What you have to do:
Copy the lines below exactly. Start at the first and finish with the line containing "(l^3 - 12*l^2*y".

Provided data:
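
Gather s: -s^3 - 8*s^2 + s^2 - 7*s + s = -s^3 - 7*s^2 - 6*s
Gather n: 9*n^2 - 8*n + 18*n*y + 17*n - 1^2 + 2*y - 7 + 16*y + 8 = 9*n^2 + n*(18*y + 9) + 18*y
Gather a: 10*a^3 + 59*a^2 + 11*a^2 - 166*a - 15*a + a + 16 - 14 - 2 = 10*a^3 + 70*a^2 - 180*a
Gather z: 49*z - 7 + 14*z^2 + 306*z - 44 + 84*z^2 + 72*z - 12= 98*z^2 + 427*z - 63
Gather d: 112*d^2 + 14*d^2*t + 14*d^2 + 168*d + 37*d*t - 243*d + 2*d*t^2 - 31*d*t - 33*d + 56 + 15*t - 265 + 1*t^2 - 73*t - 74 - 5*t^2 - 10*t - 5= d^2*(14*t + 126) + d*(2*t^2 + 6*t - 108) - 4*t^2 - 68*t - 288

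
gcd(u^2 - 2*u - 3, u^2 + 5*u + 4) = u + 1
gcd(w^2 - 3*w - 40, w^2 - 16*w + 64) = w - 8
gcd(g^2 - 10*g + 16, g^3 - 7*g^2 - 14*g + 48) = g^2 - 10*g + 16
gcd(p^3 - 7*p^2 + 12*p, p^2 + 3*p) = p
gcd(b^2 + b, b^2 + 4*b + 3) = b + 1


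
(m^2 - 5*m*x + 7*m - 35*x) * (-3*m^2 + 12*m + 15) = -3*m^4 + 15*m^3*x - 9*m^3 + 45*m^2*x + 99*m^2 - 495*m*x + 105*m - 525*x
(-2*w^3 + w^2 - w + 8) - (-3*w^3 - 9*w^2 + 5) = w^3 + 10*w^2 - w + 3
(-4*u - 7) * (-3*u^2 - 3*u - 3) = 12*u^3 + 33*u^2 + 33*u + 21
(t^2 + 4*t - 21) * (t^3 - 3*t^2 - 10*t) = t^5 + t^4 - 43*t^3 + 23*t^2 + 210*t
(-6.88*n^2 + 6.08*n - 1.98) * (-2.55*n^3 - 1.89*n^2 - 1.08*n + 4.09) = 17.544*n^5 - 2.5008*n^4 + 0.988200000000001*n^3 - 30.9634*n^2 + 27.0056*n - 8.0982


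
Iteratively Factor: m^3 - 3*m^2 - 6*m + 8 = (m - 4)*(m^2 + m - 2) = (m - 4)*(m - 1)*(m + 2)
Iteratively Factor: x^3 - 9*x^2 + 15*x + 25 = (x - 5)*(x^2 - 4*x - 5) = (x - 5)*(x + 1)*(x - 5)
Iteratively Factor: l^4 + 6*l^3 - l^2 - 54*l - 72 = (l + 2)*(l^3 + 4*l^2 - 9*l - 36) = (l + 2)*(l + 3)*(l^2 + l - 12) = (l + 2)*(l + 3)*(l + 4)*(l - 3)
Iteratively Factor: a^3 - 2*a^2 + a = (a - 1)*(a^2 - a) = a*(a - 1)*(a - 1)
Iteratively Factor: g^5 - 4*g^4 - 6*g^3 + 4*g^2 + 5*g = (g - 1)*(g^4 - 3*g^3 - 9*g^2 - 5*g) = (g - 5)*(g - 1)*(g^3 + 2*g^2 + g) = (g - 5)*(g - 1)*(g + 1)*(g^2 + g) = (g - 5)*(g - 1)*(g + 1)^2*(g)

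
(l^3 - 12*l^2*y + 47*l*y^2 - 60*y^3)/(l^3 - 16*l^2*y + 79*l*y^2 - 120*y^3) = (-l + 4*y)/(-l + 8*y)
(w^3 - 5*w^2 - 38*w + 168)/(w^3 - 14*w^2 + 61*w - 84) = (w + 6)/(w - 3)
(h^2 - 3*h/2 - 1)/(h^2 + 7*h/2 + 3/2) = (h - 2)/(h + 3)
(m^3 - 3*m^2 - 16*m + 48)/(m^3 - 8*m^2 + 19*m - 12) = (m + 4)/(m - 1)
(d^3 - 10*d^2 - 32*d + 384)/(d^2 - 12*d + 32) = (d^2 - 2*d - 48)/(d - 4)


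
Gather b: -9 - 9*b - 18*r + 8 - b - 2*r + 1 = -10*b - 20*r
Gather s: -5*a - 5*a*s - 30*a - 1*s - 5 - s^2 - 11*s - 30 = -35*a - s^2 + s*(-5*a - 12) - 35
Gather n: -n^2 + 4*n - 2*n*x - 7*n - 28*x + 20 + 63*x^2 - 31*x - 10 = -n^2 + n*(-2*x - 3) + 63*x^2 - 59*x + 10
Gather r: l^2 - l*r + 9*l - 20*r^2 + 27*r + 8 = l^2 + 9*l - 20*r^2 + r*(27 - l) + 8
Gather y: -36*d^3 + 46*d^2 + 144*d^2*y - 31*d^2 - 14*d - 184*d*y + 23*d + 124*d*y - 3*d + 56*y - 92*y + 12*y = -36*d^3 + 15*d^2 + 6*d + y*(144*d^2 - 60*d - 24)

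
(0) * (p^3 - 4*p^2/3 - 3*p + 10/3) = 0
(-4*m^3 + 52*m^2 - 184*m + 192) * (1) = -4*m^3 + 52*m^2 - 184*m + 192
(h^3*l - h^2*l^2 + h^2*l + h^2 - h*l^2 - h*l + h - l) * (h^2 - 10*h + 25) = h^5*l - h^4*l^2 - 9*h^4*l + h^4 + 9*h^3*l^2 + 14*h^3*l - 9*h^3 - 15*h^2*l^2 + 34*h^2*l + 15*h^2 - 25*h*l^2 - 15*h*l + 25*h - 25*l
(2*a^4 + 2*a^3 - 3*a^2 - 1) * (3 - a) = -2*a^5 + 4*a^4 + 9*a^3 - 9*a^2 + a - 3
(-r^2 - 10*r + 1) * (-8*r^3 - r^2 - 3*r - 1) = 8*r^5 + 81*r^4 + 5*r^3 + 30*r^2 + 7*r - 1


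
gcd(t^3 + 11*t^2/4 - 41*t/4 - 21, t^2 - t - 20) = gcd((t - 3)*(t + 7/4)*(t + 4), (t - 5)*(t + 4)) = t + 4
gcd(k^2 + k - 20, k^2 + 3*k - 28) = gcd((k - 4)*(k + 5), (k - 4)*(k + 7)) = k - 4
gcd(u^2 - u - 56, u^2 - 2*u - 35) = 1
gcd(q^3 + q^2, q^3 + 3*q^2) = q^2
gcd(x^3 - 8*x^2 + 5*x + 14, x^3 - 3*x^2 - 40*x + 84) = x^2 - 9*x + 14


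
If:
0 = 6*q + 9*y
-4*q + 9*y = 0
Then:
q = 0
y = 0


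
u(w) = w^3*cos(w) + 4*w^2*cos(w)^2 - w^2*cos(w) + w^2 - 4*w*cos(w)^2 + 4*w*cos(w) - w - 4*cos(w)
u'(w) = -w^3*sin(w) - 8*w^2*sin(w)*cos(w) + w^2*sin(w) + 3*w^2*cos(w) + 8*w*sin(w)*cos(w) - 4*w*sin(w) + 8*w*cos(w)^2 - 2*w*cos(w) + 2*w + 4*sin(w) - 4*cos(w)^2 + 4*cos(w) - 1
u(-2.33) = 44.08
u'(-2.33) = -87.33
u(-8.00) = 167.14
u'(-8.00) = -737.69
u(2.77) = 2.68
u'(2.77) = 6.06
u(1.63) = 0.79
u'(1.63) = -1.93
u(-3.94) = 124.68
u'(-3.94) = 79.94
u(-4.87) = 5.87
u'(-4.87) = 126.76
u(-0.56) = -2.32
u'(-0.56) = -3.50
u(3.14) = 3.94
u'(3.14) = -0.86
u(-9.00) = 1163.32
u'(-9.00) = -944.20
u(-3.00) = 110.52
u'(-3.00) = -91.82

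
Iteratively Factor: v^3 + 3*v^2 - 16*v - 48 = (v + 3)*(v^2 - 16) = (v - 4)*(v + 3)*(v + 4)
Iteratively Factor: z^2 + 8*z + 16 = (z + 4)*(z + 4)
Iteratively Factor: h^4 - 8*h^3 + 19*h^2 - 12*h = (h - 1)*(h^3 - 7*h^2 + 12*h) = (h - 3)*(h - 1)*(h^2 - 4*h) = (h - 4)*(h - 3)*(h - 1)*(h)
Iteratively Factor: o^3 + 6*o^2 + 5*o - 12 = (o - 1)*(o^2 + 7*o + 12) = (o - 1)*(o + 3)*(o + 4)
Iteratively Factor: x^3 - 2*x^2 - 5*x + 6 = (x + 2)*(x^2 - 4*x + 3) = (x - 1)*(x + 2)*(x - 3)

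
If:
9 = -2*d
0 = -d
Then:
No Solution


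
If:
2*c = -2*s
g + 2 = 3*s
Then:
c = -s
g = 3*s - 2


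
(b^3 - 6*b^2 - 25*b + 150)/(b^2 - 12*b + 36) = (b^2 - 25)/(b - 6)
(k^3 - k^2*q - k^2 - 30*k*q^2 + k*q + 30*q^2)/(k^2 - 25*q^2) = (-k^2 + 6*k*q + k - 6*q)/(-k + 5*q)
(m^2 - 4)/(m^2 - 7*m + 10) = (m + 2)/(m - 5)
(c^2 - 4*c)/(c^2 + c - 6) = c*(c - 4)/(c^2 + c - 6)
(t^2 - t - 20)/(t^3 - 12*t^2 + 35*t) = (t + 4)/(t*(t - 7))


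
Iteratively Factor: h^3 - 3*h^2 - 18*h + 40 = (h - 2)*(h^2 - h - 20) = (h - 5)*(h - 2)*(h + 4)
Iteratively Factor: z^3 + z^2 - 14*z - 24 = (z + 3)*(z^2 - 2*z - 8) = (z + 2)*(z + 3)*(z - 4)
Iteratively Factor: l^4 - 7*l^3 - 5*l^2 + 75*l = (l - 5)*(l^3 - 2*l^2 - 15*l) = (l - 5)*(l + 3)*(l^2 - 5*l) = (l - 5)^2*(l + 3)*(l)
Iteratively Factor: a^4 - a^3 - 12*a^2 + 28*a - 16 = (a - 2)*(a^3 + a^2 - 10*a + 8) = (a - 2)*(a - 1)*(a^2 + 2*a - 8) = (a - 2)^2*(a - 1)*(a + 4)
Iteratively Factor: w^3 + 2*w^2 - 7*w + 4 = (w - 1)*(w^2 + 3*w - 4) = (w - 1)*(w + 4)*(w - 1)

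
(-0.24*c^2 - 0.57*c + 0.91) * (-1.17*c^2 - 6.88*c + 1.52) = 0.2808*c^4 + 2.3181*c^3 + 2.4921*c^2 - 7.1272*c + 1.3832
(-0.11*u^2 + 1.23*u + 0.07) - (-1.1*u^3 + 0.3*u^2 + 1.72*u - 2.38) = 1.1*u^3 - 0.41*u^2 - 0.49*u + 2.45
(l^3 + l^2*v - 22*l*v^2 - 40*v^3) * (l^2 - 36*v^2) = l^5 + l^4*v - 58*l^3*v^2 - 76*l^2*v^3 + 792*l*v^4 + 1440*v^5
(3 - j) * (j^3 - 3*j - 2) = -j^4 + 3*j^3 + 3*j^2 - 7*j - 6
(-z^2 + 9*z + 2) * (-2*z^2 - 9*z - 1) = 2*z^4 - 9*z^3 - 84*z^2 - 27*z - 2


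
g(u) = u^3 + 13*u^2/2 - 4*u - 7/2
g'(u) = 3*u^2 + 13*u - 4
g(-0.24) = -2.18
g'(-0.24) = -6.95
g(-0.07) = -3.19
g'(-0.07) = -4.90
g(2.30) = 33.85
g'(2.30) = 41.77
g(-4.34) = 54.54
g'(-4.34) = -3.91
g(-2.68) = 34.66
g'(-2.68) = -17.29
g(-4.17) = 53.70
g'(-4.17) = -6.04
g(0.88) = -1.30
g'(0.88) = 9.76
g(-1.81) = 19.10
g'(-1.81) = -17.70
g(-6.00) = 38.50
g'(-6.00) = 26.00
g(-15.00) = -1856.00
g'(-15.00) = 476.00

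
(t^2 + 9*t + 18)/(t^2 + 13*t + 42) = (t + 3)/(t + 7)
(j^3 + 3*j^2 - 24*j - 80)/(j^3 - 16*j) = (j^2 - j - 20)/(j*(j - 4))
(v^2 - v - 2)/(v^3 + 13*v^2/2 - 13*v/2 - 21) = 2*(v + 1)/(2*v^2 + 17*v + 21)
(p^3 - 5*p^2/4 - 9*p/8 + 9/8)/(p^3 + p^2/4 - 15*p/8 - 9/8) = (4*p - 3)/(4*p + 3)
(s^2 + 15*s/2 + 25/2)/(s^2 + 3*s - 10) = (s + 5/2)/(s - 2)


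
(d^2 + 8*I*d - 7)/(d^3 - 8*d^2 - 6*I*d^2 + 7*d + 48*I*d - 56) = (d + 7*I)/(d^2 - d*(8 + 7*I) + 56*I)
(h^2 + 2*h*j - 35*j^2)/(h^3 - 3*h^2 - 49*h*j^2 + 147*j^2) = (h - 5*j)/(h^2 - 7*h*j - 3*h + 21*j)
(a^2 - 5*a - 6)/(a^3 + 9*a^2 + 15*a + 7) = (a - 6)/(a^2 + 8*a + 7)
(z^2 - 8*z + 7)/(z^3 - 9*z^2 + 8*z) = (z - 7)/(z*(z - 8))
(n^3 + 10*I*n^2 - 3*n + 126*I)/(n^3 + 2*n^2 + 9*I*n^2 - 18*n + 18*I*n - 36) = (n^2 + 4*I*n + 21)/(n^2 + n*(2 + 3*I) + 6*I)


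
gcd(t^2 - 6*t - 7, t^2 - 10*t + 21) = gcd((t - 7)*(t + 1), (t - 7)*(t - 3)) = t - 7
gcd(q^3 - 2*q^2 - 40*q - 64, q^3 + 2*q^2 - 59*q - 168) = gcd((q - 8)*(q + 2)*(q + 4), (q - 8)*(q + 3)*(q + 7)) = q - 8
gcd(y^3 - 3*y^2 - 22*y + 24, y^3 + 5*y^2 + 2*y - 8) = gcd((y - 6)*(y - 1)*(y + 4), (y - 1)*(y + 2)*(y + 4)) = y^2 + 3*y - 4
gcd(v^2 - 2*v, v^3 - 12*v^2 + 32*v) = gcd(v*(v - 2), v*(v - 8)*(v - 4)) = v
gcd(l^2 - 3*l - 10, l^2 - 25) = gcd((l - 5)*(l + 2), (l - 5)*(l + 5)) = l - 5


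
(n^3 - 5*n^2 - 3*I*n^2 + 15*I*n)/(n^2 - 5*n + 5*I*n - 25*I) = n*(n - 3*I)/(n + 5*I)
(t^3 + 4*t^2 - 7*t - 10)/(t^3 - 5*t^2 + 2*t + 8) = (t + 5)/(t - 4)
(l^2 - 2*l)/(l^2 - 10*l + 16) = l/(l - 8)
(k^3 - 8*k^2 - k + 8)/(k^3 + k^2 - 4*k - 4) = (k^2 - 9*k + 8)/(k^2 - 4)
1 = 1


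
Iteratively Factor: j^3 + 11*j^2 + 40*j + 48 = (j + 4)*(j^2 + 7*j + 12) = (j + 3)*(j + 4)*(j + 4)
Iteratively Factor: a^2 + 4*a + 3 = (a + 3)*(a + 1)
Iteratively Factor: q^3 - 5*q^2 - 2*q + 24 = (q - 3)*(q^2 - 2*q - 8) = (q - 3)*(q + 2)*(q - 4)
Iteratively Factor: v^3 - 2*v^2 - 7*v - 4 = (v - 4)*(v^2 + 2*v + 1) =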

Output for this task:
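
Gather s: -s^3 - 8*s^2 + s^2 - 7*s + s = -s^3 - 7*s^2 - 6*s
Gather n: 9*n^2 - 8*n + 18*n*y + 17*n - 1^2 + 2*y - 7 + 16*y + 8 = 9*n^2 + n*(18*y + 9) + 18*y
Gather a: 10*a^3 + 59*a^2 + 11*a^2 - 166*a - 15*a + a + 16 - 14 - 2 = 10*a^3 + 70*a^2 - 180*a
Gather z: 49*z - 7 + 14*z^2 + 306*z - 44 + 84*z^2 + 72*z - 12= 98*z^2 + 427*z - 63
Gather d: 112*d^2 + 14*d^2*t + 14*d^2 + 168*d + 37*d*t - 243*d + 2*d*t^2 - 31*d*t - 33*d + 56 + 15*t - 265 + 1*t^2 - 73*t - 74 - 5*t^2 - 10*t - 5= d^2*(14*t + 126) + d*(2*t^2 + 6*t - 108) - 4*t^2 - 68*t - 288

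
gcd(u^2 - 2*u - 3, u^2 + 5*u + 4) = u + 1
gcd(w^2 - 3*w - 40, w^2 - 16*w + 64) = w - 8
gcd(g^2 - 10*g + 16, g^3 - 7*g^2 - 14*g + 48) = g^2 - 10*g + 16
gcd(p^3 - 7*p^2 + 12*p, p^2 + 3*p) = p
gcd(b^2 + b, b^2 + 4*b + 3) = b + 1


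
(m^2 - 5*m*x + 7*m - 35*x) * (-3*m^2 + 12*m + 15) = -3*m^4 + 15*m^3*x - 9*m^3 + 45*m^2*x + 99*m^2 - 495*m*x + 105*m - 525*x
(-2*w^3 + w^2 - w + 8) - (-3*w^3 - 9*w^2 + 5) = w^3 + 10*w^2 - w + 3
(-4*u - 7) * (-3*u^2 - 3*u - 3) = 12*u^3 + 33*u^2 + 33*u + 21
(t^2 + 4*t - 21) * (t^3 - 3*t^2 - 10*t) = t^5 + t^4 - 43*t^3 + 23*t^2 + 210*t
(-6.88*n^2 + 6.08*n - 1.98) * (-2.55*n^3 - 1.89*n^2 - 1.08*n + 4.09) = 17.544*n^5 - 2.5008*n^4 + 0.988200000000001*n^3 - 30.9634*n^2 + 27.0056*n - 8.0982


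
Iteratively Factor: m^3 - 3*m^2 - 6*m + 8 = (m - 4)*(m^2 + m - 2) = (m - 4)*(m - 1)*(m + 2)
Iteratively Factor: x^3 - 9*x^2 + 15*x + 25 = (x - 5)*(x^2 - 4*x - 5) = (x - 5)*(x + 1)*(x - 5)
Iteratively Factor: l^4 + 6*l^3 - l^2 - 54*l - 72 = (l + 2)*(l^3 + 4*l^2 - 9*l - 36) = (l + 2)*(l + 3)*(l^2 + l - 12) = (l + 2)*(l + 3)*(l + 4)*(l - 3)
Iteratively Factor: a^3 - 2*a^2 + a = (a - 1)*(a^2 - a) = a*(a - 1)*(a - 1)
Iteratively Factor: g^5 - 4*g^4 - 6*g^3 + 4*g^2 + 5*g = (g - 1)*(g^4 - 3*g^3 - 9*g^2 - 5*g) = (g - 5)*(g - 1)*(g^3 + 2*g^2 + g) = (g - 5)*(g - 1)*(g + 1)*(g^2 + g) = (g - 5)*(g - 1)*(g + 1)^2*(g)

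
(l^3 - 12*l^2*y + 47*l*y^2 - 60*y^3)/(l^3 - 16*l^2*y + 79*l*y^2 - 120*y^3) = (-l + 4*y)/(-l + 8*y)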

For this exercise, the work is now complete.